▶ Exercise objective
When you reach the line containing "tx68c: lumen:yes ember:yes" in the records below, start copying exactly, and stop once you have copied the line containing "How many of the 5 transactions commit?".
(Beginning of Information)
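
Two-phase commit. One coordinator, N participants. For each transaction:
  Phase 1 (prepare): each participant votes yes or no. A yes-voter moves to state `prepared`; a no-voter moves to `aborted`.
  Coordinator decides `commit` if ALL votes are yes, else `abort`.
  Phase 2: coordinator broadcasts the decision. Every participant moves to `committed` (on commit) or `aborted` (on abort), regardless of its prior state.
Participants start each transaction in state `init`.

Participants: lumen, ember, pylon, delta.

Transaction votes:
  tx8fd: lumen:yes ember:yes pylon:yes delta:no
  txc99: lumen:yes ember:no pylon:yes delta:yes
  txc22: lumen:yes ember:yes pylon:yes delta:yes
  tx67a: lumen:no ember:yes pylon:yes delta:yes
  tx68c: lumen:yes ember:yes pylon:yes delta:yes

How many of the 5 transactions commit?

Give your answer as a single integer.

tx8fd: no from delta -> abort (commits=0)
txc99: no from ember -> abort (commits=0)
txc22: all yes -> commit (commits=1)
tx67a: no from lumen -> abort (commits=1)
tx68c: all yes -> commit (commits=2)

Answer: 2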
(End of Information)
▶ Solution for this task
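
  tx68c: lumen:yes ember:yes pylon:yes delta:yes

How many of the 5 transactions commit?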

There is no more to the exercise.